■ What you need to do
If a line of the data below contains the string "Answer", count it, then state the total alone.

Collected data entries:
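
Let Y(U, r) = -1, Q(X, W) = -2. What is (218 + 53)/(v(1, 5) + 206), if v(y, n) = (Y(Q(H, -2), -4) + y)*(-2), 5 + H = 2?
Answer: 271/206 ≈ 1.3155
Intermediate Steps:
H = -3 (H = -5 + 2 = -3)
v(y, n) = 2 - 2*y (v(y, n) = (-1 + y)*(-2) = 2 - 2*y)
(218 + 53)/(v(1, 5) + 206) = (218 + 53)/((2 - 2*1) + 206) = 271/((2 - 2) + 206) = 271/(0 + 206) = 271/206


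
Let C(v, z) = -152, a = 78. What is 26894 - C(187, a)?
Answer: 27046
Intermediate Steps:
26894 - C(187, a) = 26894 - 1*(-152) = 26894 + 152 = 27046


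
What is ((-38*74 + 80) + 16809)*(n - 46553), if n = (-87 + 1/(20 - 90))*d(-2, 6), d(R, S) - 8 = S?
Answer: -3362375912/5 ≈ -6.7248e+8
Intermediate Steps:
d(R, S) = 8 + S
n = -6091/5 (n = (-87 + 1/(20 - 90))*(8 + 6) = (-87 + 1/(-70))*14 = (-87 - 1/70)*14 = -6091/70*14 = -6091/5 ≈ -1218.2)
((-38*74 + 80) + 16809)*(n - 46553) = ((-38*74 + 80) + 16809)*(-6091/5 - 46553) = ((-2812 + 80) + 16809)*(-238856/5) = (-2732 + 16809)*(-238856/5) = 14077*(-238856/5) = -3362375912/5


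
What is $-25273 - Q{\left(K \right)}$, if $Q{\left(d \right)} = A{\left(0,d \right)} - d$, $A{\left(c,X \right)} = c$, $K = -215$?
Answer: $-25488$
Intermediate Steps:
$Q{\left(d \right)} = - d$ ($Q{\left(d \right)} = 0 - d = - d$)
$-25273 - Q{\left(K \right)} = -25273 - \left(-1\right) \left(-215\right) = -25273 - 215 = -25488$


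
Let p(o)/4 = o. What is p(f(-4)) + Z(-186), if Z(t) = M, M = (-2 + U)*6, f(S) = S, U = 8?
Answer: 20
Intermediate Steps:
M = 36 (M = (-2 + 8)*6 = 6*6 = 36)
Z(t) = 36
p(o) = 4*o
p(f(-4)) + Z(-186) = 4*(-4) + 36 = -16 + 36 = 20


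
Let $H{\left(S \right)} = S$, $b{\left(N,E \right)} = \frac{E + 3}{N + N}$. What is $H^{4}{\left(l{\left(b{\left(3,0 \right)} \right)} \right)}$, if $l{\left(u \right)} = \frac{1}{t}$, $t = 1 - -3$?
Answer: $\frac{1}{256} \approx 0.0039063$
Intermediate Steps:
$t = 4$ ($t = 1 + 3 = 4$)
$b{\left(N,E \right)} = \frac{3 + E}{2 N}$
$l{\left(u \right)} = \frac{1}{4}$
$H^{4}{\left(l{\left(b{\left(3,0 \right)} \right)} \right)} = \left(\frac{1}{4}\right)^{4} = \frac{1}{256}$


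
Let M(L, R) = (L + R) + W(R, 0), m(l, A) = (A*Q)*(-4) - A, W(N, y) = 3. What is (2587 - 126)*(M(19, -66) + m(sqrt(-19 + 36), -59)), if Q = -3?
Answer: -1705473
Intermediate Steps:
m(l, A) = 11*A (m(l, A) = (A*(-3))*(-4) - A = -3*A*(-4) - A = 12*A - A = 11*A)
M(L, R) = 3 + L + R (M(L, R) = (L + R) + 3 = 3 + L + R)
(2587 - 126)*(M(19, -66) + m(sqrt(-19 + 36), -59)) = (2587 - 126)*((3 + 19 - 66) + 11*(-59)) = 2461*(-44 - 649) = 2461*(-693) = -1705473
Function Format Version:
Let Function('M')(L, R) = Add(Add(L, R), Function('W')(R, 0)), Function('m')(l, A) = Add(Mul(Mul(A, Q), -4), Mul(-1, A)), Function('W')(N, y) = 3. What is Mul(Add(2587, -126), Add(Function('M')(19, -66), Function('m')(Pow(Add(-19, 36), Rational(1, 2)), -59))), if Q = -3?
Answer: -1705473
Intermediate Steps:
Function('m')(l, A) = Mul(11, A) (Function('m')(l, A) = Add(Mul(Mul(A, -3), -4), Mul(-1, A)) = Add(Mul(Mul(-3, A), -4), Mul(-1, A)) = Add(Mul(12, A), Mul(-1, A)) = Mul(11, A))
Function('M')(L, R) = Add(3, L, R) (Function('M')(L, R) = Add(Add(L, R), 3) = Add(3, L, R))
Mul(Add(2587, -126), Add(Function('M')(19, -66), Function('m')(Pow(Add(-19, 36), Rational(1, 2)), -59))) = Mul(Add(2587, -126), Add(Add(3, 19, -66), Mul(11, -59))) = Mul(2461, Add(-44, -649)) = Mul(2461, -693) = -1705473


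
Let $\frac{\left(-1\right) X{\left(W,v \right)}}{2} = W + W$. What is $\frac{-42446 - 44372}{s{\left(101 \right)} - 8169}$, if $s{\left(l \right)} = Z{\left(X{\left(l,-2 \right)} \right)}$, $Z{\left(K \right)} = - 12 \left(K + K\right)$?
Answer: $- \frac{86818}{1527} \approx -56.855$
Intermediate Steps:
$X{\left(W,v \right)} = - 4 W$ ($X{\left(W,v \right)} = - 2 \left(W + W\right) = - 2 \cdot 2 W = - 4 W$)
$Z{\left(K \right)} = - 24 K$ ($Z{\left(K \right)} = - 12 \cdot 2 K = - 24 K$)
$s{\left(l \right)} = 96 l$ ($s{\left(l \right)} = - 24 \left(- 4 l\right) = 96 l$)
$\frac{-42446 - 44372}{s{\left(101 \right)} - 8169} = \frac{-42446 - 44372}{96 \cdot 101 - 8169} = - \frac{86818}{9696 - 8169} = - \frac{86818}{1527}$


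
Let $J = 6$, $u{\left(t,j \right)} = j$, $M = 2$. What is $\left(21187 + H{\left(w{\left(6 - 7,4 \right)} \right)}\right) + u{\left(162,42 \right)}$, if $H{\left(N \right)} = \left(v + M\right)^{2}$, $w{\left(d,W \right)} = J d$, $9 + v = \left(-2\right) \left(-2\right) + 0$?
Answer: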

■ Solution to the exercise
10